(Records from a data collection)
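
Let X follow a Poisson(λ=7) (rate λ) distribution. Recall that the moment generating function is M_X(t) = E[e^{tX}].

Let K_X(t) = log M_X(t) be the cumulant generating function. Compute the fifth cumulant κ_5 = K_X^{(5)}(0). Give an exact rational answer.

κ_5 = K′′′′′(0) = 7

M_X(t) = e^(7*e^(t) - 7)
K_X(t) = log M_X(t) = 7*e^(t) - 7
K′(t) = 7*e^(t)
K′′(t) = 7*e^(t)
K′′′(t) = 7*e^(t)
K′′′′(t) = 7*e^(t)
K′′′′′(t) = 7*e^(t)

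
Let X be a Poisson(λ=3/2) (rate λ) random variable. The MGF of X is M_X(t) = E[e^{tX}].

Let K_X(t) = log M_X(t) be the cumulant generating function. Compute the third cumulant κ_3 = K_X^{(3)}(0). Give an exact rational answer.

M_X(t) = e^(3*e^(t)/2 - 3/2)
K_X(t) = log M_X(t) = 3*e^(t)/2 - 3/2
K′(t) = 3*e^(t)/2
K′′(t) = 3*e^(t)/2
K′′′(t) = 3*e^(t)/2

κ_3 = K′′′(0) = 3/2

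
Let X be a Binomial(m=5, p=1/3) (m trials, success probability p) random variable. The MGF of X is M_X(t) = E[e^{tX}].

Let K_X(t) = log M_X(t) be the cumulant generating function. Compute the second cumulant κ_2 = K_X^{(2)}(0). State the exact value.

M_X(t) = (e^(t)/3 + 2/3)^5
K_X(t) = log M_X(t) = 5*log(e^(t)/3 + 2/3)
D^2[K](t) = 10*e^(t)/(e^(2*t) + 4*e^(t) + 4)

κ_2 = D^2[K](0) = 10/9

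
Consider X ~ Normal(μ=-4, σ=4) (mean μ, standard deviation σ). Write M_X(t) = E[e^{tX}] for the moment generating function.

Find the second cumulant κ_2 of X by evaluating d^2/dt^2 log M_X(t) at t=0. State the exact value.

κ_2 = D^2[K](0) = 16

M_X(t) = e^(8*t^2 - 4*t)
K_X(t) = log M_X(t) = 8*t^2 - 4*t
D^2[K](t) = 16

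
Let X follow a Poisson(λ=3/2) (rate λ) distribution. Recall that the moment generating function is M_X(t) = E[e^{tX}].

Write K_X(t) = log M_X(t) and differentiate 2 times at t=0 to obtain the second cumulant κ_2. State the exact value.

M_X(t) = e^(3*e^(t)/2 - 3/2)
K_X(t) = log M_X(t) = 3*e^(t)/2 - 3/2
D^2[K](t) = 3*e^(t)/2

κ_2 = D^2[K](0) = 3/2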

--

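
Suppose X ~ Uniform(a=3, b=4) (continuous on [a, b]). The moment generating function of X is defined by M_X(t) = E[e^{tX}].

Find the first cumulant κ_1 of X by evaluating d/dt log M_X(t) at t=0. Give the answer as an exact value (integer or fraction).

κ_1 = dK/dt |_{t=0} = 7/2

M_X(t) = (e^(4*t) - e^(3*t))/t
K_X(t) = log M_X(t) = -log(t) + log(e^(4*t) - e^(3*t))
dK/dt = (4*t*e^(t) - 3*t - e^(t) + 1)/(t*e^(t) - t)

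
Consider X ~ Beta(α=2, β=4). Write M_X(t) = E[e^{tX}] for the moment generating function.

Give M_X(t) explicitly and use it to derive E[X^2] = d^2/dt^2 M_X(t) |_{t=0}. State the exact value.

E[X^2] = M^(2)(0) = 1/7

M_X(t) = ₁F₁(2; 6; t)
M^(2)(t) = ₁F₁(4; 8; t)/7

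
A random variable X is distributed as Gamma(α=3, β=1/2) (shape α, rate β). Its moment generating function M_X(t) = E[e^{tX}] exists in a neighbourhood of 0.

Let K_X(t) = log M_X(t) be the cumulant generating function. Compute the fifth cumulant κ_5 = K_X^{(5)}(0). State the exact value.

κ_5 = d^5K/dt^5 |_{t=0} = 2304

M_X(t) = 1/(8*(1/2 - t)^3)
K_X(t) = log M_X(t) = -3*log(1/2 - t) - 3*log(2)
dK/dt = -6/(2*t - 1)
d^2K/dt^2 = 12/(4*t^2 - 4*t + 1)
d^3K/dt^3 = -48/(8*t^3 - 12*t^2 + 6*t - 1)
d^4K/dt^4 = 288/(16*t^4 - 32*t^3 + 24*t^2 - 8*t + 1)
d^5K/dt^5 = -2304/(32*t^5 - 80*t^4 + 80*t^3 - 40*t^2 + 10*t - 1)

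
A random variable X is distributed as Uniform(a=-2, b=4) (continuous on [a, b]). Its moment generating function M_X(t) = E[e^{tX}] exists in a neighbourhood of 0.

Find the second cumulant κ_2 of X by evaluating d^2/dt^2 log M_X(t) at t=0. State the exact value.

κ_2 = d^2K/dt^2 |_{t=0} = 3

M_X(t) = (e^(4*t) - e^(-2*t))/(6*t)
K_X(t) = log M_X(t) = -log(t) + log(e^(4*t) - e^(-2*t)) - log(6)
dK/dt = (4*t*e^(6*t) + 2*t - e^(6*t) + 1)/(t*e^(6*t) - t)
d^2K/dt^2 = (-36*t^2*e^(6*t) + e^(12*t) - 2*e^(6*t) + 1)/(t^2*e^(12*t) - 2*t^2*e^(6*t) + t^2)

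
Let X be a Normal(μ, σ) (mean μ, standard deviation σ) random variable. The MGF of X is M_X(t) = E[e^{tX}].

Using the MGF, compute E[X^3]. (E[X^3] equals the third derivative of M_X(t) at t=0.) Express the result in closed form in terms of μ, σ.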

▶ [Goal of the exercise] Search the records for the string "mean", and copy every line that holds it.

▶ [Result of this task]
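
Consider X ~ Normal(μ=-4, σ=4) (mean μ, standard deviation σ). Write M_X(t) = E[e^{tX}] for the moment generating function.
Let X be a Normal(μ, σ) (mean μ, standard deviation σ) random variable. The MGF of X is M_X(t) = E[e^{tX}].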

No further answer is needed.